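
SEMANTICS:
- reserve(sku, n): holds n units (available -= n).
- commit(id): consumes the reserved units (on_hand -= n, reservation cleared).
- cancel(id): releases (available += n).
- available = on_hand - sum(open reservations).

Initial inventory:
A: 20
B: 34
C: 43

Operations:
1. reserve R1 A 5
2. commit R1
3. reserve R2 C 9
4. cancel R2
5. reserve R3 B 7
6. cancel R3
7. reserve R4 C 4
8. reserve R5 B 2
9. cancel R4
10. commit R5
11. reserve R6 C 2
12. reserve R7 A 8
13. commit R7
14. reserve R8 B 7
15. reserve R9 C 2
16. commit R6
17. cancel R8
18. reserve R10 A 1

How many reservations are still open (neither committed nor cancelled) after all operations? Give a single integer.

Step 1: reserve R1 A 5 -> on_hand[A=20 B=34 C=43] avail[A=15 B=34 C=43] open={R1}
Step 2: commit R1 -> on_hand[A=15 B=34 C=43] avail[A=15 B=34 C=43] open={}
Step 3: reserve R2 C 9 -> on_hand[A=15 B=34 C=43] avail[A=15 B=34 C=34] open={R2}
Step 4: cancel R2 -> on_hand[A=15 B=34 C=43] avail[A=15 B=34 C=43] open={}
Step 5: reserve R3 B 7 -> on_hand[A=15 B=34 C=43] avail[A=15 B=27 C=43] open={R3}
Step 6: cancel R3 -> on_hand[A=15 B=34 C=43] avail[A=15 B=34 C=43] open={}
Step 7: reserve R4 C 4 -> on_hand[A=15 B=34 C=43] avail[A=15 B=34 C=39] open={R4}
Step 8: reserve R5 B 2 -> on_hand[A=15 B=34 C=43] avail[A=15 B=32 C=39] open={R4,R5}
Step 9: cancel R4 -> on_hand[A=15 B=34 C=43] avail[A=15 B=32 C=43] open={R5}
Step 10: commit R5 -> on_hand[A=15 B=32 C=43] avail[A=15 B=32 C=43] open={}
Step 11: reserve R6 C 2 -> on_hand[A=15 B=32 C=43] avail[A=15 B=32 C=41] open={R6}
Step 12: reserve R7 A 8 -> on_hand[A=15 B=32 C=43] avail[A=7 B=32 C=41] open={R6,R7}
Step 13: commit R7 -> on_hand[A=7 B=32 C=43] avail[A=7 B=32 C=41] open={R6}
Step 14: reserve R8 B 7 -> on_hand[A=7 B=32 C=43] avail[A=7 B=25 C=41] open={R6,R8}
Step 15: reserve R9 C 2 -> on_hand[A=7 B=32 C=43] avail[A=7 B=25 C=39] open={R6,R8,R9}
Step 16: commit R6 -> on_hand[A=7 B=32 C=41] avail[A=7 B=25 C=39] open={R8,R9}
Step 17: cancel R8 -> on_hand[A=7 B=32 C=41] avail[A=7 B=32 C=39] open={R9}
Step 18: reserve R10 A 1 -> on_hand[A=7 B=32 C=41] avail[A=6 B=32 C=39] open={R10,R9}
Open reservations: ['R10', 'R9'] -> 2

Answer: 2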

◆ **What is needed**
Return every line of the data unchanged.

◆ **Answer area**
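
SEMANTICS:
- reserve(sku, n): holds n units (available -= n).
- commit(id): consumes the reserved units (on_hand -= n, reservation cleared).
- cancel(id): releases (available += n).
- available = on_hand - sum(open reservations).

Initial inventory:
A: 20
B: 34
C: 43

Operations:
1. reserve R1 A 5
2. commit R1
3. reserve R2 C 9
4. cancel R2
5. reserve R3 B 7
6. cancel R3
7. reserve R4 C 4
8. reserve R5 B 2
9. cancel R4
10. commit R5
11. reserve R6 C 2
12. reserve R7 A 8
13. commit R7
14. reserve R8 B 7
15. reserve R9 C 2
16. commit R6
17. cancel R8
18. reserve R10 A 1

How many reservations are still open (neither committed nor cancelled) after all operations? Give a single integer.

Step 1: reserve R1 A 5 -> on_hand[A=20 B=34 C=43] avail[A=15 B=34 C=43] open={R1}
Step 2: commit R1 -> on_hand[A=15 B=34 C=43] avail[A=15 B=34 C=43] open={}
Step 3: reserve R2 C 9 -> on_hand[A=15 B=34 C=43] avail[A=15 B=34 C=34] open={R2}
Step 4: cancel R2 -> on_hand[A=15 B=34 C=43] avail[A=15 B=34 C=43] open={}
Step 5: reserve R3 B 7 -> on_hand[A=15 B=34 C=43] avail[A=15 B=27 C=43] open={R3}
Step 6: cancel R3 -> on_hand[A=15 B=34 C=43] avail[A=15 B=34 C=43] open={}
Step 7: reserve R4 C 4 -> on_hand[A=15 B=34 C=43] avail[A=15 B=34 C=39] open={R4}
Step 8: reserve R5 B 2 -> on_hand[A=15 B=34 C=43] avail[A=15 B=32 C=39] open={R4,R5}
Step 9: cancel R4 -> on_hand[A=15 B=34 C=43] avail[A=15 B=32 C=43] open={R5}
Step 10: commit R5 -> on_hand[A=15 B=32 C=43] avail[A=15 B=32 C=43] open={}
Step 11: reserve R6 C 2 -> on_hand[A=15 B=32 C=43] avail[A=15 B=32 C=41] open={R6}
Step 12: reserve R7 A 8 -> on_hand[A=15 B=32 C=43] avail[A=7 B=32 C=41] open={R6,R7}
Step 13: commit R7 -> on_hand[A=7 B=32 C=43] avail[A=7 B=32 C=41] open={R6}
Step 14: reserve R8 B 7 -> on_hand[A=7 B=32 C=43] avail[A=7 B=25 C=41] open={R6,R8}
Step 15: reserve R9 C 2 -> on_hand[A=7 B=32 C=43] avail[A=7 B=25 C=39] open={R6,R8,R9}
Step 16: commit R6 -> on_hand[A=7 B=32 C=41] avail[A=7 B=25 C=39] open={R8,R9}
Step 17: cancel R8 -> on_hand[A=7 B=32 C=41] avail[A=7 B=32 C=39] open={R9}
Step 18: reserve R10 A 1 -> on_hand[A=7 B=32 C=41] avail[A=6 B=32 C=39] open={R10,R9}
Open reservations: ['R10', 'R9'] -> 2

Answer: 2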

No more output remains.